[Data for this task Boundary: Start]

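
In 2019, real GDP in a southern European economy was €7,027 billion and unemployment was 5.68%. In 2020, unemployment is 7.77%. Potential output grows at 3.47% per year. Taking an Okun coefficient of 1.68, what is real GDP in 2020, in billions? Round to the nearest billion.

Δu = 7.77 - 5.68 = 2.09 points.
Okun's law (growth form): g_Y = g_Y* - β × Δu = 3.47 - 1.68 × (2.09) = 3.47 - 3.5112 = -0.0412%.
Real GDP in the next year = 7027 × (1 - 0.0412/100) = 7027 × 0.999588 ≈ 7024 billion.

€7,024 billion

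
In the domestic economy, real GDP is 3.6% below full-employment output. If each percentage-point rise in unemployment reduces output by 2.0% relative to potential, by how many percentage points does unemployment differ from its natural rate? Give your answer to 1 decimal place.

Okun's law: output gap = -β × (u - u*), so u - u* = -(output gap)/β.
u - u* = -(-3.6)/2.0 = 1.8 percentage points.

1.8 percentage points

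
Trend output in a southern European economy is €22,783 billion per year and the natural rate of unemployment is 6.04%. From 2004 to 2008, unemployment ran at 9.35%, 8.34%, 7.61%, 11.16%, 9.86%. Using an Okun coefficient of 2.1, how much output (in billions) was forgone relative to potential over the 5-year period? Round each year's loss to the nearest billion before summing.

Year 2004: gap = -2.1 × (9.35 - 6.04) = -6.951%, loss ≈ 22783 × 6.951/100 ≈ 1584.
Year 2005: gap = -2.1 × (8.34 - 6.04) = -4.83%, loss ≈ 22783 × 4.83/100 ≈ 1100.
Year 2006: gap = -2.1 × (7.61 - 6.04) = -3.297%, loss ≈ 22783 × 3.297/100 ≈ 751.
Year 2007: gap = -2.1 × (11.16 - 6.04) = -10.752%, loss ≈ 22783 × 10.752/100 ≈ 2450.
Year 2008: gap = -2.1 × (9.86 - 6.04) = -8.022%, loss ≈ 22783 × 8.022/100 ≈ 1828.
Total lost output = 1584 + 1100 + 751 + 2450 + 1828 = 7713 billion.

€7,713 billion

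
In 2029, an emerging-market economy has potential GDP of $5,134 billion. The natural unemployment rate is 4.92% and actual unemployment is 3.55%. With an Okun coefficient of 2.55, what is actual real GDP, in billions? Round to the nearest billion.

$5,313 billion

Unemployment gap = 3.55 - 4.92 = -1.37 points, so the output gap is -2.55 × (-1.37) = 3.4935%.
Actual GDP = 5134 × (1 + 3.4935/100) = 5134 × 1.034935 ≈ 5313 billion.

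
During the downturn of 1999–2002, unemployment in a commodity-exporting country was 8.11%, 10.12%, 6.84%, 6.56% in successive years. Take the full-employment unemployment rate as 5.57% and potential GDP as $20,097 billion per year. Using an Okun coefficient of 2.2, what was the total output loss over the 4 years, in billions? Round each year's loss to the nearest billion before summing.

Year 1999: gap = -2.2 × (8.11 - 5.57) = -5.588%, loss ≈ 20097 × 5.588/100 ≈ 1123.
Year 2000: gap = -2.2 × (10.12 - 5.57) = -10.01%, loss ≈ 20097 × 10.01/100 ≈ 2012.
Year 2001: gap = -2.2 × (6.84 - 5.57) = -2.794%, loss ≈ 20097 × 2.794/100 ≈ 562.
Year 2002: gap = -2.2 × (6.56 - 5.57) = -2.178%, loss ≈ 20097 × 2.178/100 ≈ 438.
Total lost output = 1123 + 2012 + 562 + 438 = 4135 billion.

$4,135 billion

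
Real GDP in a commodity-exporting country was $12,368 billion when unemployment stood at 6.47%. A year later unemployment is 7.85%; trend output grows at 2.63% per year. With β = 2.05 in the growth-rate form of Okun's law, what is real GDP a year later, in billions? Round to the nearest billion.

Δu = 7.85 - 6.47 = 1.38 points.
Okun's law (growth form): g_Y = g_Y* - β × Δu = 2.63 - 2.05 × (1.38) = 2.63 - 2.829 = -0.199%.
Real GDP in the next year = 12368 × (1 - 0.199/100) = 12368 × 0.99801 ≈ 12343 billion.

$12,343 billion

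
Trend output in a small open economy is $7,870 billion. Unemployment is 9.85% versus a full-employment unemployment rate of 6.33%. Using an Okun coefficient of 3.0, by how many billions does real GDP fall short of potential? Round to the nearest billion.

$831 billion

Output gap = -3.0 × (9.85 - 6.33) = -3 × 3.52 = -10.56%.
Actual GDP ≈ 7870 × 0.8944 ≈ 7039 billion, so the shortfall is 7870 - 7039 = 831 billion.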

[Data for this task Boundary: End]

**Your objective:**
Word for word, set down every line of the material above.

**Solved problem:**
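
In 2019, real GDP in a southern European economy was €7,027 billion and unemployment was 5.68%. In 2020, unemployment is 7.77%. Potential output grows at 3.47% per year. Taking an Okun coefficient of 1.68, what is real GDP in 2020, in billions? Round to the nearest billion.

Δu = 7.77 - 5.68 = 2.09 points.
Okun's law (growth form): g_Y = g_Y* - β × Δu = 3.47 - 1.68 × (2.09) = 3.47 - 3.5112 = -0.0412%.
Real GDP in the next year = 7027 × (1 - 0.0412/100) = 7027 × 0.999588 ≈ 7024 billion.

€7,024 billion

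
In the domestic economy, real GDP is 3.6% below full-employment output. If each percentage-point rise in unemployment reduces output by 2.0% relative to potential, by how many percentage points does unemployment differ from its natural rate? Give your answer to 1 decimal place.

Okun's law: output gap = -β × (u - u*), so u - u* = -(output gap)/β.
u - u* = -(-3.6)/2.0 = 1.8 percentage points.

1.8 percentage points

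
Trend output in a southern European economy is €22,783 billion per year and the natural rate of unemployment is 6.04%. From 2004 to 2008, unemployment ran at 9.35%, 8.34%, 7.61%, 11.16%, 9.86%. Using an Okun coefficient of 2.1, how much output (in billions) was forgone relative to potential over the 5-year period? Round each year's loss to the nearest billion before summing.

Year 2004: gap = -2.1 × (9.35 - 6.04) = -6.951%, loss ≈ 22783 × 6.951/100 ≈ 1584.
Year 2005: gap = -2.1 × (8.34 - 6.04) = -4.83%, loss ≈ 22783 × 4.83/100 ≈ 1100.
Year 2006: gap = -2.1 × (7.61 - 6.04) = -3.297%, loss ≈ 22783 × 3.297/100 ≈ 751.
Year 2007: gap = -2.1 × (11.16 - 6.04) = -10.752%, loss ≈ 22783 × 10.752/100 ≈ 2450.
Year 2008: gap = -2.1 × (9.86 - 6.04) = -8.022%, loss ≈ 22783 × 8.022/100 ≈ 1828.
Total lost output = 1584 + 1100 + 751 + 2450 + 1828 = 7713 billion.

€7,713 billion

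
In 2029, an emerging-market economy has potential GDP of $5,134 billion. The natural unemployment rate is 4.92% and actual unemployment is 3.55%. With an Okun coefficient of 2.55, what is actual real GDP, in billions? Round to the nearest billion.

$5,313 billion

Unemployment gap = 3.55 - 4.92 = -1.37 points, so the output gap is -2.55 × (-1.37) = 3.4935%.
Actual GDP = 5134 × (1 + 3.4935/100) = 5134 × 1.034935 ≈ 5313 billion.

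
During the downturn of 1999–2002, unemployment in a commodity-exporting country was 8.11%, 10.12%, 6.84%, 6.56% in successive years. Take the full-employment unemployment rate as 5.57% and potential GDP as $20,097 billion per year. Using an Okun coefficient of 2.2, what was the total output loss over the 4 years, in billions? Round each year's loss to the nearest billion before summing.

Year 1999: gap = -2.2 × (8.11 - 5.57) = -5.588%, loss ≈ 20097 × 5.588/100 ≈ 1123.
Year 2000: gap = -2.2 × (10.12 - 5.57) = -10.01%, loss ≈ 20097 × 10.01/100 ≈ 2012.
Year 2001: gap = -2.2 × (6.84 - 5.57) = -2.794%, loss ≈ 20097 × 2.794/100 ≈ 562.
Year 2002: gap = -2.2 × (6.56 - 5.57) = -2.178%, loss ≈ 20097 × 2.178/100 ≈ 438.
Total lost output = 1123 + 2012 + 562 + 438 = 4135 billion.

$4,135 billion

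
Real GDP in a commodity-exporting country was $12,368 billion when unemployment stood at 6.47%. A year later unemployment is 7.85%; trend output grows at 2.63% per year. With β = 2.05 in the growth-rate form of Okun's law, what is real GDP a year later, in billions? Round to the nearest billion.

Δu = 7.85 - 6.47 = 1.38 points.
Okun's law (growth form): g_Y = g_Y* - β × Δu = 2.63 - 2.05 × (1.38) = 2.63 - 2.829 = -0.199%.
Real GDP in the next year = 12368 × (1 - 0.199/100) = 12368 × 0.99801 ≈ 12343 billion.

$12,343 billion

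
Trend output in a small open economy is $7,870 billion. Unemployment is 9.85% versus a full-employment unemployment rate of 6.33%. Using an Okun coefficient of 3.0, by how many billions does real GDP fall short of potential? Round to the nearest billion.

$831 billion

Output gap = -3.0 × (9.85 - 6.33) = -3 × 3.52 = -10.56%.
Actual GDP ≈ 7870 × 0.8944 ≈ 7039 billion, so the shortfall is 7870 - 7039 = 831 billion.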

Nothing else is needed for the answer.